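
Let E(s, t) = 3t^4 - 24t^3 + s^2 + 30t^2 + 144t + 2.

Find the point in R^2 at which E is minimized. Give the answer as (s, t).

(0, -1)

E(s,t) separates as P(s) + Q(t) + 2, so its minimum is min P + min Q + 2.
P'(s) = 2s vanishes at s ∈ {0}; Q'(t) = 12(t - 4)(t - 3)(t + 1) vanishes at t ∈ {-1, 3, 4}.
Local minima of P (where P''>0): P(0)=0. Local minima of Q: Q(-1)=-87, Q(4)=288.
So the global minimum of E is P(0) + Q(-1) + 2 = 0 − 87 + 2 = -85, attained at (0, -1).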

^^^^

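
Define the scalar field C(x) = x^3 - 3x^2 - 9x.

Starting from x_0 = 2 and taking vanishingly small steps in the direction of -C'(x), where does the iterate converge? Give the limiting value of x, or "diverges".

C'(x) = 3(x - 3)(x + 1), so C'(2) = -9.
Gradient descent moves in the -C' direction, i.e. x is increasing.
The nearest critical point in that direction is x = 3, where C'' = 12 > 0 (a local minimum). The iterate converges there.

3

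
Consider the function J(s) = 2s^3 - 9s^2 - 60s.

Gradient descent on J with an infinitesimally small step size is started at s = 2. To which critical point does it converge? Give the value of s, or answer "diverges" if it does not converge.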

^^^^

◆ **Work instructions**
Among the records above, extract exactly the lines from the line with "Starting from x_0" to the line with "Gradient descent on", both lines included, and leave out the rest.

◆ **Answer for the task**
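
Starting from x_0 = 2 and taking vanishingly small steps in the direction of -C'(x), where does the iterate converge? Give the limiting value of x, or "diverges".

C'(x) = 3(x - 3)(x + 1), so C'(2) = -9.
Gradient descent moves in the -C' direction, i.e. x is increasing.
The nearest critical point in that direction is x = 3, where C'' = 12 > 0 (a local minimum). The iterate converges there.

3

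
Consider the function J(s) = 2s^3 - 9s^2 - 60s.

Gradient descent on J with an infinitesimally small step size is started at s = 2. To which critical point does it converge? Give the value of s, or answer "diverges" if it does not converge.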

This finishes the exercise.